[Collected data]
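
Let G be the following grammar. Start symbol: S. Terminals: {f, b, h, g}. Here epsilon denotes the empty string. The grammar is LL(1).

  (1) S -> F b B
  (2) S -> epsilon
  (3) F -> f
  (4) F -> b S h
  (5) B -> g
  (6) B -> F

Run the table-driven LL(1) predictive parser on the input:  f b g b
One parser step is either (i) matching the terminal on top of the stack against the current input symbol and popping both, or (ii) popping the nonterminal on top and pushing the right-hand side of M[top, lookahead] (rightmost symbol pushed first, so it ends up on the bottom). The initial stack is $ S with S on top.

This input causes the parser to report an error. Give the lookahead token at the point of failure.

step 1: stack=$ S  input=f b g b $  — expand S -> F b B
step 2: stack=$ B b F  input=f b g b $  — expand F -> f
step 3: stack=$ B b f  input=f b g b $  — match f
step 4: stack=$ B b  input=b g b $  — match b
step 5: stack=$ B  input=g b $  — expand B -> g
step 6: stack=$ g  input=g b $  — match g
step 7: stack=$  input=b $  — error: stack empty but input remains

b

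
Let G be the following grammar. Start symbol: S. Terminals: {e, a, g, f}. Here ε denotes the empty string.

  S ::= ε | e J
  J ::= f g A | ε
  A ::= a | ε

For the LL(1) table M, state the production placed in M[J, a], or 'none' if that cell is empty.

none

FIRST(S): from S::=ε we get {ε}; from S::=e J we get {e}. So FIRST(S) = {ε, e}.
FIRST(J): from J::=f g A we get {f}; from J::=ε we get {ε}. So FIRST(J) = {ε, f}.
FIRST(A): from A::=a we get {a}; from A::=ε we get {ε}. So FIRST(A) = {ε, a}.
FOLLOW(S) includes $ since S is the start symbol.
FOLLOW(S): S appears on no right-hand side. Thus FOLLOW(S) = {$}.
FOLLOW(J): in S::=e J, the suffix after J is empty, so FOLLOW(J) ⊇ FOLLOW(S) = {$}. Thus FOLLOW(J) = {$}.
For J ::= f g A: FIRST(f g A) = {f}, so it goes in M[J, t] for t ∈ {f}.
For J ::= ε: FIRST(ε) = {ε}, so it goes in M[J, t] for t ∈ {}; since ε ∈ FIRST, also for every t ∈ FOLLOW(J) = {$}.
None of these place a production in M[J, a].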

...

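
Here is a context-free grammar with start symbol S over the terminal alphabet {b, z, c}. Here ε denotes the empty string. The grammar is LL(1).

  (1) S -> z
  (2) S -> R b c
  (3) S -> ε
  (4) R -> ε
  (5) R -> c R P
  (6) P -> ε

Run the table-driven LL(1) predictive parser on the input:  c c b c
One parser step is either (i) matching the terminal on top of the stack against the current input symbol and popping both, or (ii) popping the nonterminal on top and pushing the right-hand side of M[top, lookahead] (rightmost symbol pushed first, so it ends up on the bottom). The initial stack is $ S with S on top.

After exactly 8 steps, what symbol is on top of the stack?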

* [Your goal]: Supply only the count of lines above holding "predictive".

* [Response area]: 2